(PROBLEM DETAILS): Reproduce each line from the records that holds "bytecode".

(INFORMATION GIVEN):
-- Opening Marker --

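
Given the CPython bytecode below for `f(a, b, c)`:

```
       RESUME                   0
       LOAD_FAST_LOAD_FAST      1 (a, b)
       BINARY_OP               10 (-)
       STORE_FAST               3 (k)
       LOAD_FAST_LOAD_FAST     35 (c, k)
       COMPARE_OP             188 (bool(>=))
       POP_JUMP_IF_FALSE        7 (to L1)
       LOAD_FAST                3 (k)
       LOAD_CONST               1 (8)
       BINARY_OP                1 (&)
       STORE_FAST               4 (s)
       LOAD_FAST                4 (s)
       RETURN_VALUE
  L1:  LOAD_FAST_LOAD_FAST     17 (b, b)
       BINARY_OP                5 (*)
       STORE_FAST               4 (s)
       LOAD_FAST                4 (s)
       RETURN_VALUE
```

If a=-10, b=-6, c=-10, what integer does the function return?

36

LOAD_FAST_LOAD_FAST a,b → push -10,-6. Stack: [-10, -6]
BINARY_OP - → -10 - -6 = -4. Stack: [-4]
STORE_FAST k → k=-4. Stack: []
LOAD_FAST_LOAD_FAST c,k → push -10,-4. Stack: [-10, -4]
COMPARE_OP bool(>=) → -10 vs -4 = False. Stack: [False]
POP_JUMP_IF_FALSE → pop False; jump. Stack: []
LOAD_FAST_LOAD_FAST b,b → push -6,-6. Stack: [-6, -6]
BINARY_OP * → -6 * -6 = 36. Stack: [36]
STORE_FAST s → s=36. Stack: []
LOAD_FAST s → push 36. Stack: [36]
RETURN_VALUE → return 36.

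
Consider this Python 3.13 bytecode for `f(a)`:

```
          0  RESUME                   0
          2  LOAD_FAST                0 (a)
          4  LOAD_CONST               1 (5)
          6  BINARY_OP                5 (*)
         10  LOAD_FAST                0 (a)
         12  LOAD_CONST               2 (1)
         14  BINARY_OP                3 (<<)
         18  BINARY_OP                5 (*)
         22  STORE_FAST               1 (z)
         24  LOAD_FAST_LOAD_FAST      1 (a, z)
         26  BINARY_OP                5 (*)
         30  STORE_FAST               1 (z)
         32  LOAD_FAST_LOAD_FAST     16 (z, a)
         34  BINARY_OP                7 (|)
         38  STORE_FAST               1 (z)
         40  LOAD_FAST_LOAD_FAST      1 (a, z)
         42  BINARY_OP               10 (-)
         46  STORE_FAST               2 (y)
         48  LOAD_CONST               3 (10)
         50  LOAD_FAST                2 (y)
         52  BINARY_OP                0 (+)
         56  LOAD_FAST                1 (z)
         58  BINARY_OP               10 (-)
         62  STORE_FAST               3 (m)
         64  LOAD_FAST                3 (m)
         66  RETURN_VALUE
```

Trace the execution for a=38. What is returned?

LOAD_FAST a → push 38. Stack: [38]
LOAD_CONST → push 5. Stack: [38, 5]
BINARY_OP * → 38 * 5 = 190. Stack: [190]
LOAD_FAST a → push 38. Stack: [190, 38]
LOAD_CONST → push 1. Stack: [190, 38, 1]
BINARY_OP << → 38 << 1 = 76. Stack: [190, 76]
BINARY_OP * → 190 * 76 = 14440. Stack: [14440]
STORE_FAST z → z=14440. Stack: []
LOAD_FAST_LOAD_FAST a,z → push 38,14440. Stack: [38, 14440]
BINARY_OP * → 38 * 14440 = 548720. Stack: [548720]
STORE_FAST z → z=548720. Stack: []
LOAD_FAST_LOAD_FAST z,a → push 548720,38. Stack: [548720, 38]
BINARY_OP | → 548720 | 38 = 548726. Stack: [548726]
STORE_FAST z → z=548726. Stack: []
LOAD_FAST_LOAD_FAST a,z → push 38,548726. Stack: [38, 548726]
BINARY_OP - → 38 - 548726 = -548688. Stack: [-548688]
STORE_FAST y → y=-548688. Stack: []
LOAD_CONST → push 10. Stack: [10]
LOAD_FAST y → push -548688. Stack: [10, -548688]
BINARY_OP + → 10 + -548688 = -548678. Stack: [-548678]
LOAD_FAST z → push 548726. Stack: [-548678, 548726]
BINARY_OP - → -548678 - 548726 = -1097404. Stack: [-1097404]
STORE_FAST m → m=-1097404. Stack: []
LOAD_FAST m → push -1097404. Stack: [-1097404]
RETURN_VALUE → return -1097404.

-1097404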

-- Closing Marker --

(TASK OUTPUT):
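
Given the CPython bytecode below for `f(a, b, c)`:
Consider this Python 3.13 bytecode for `f(a)`: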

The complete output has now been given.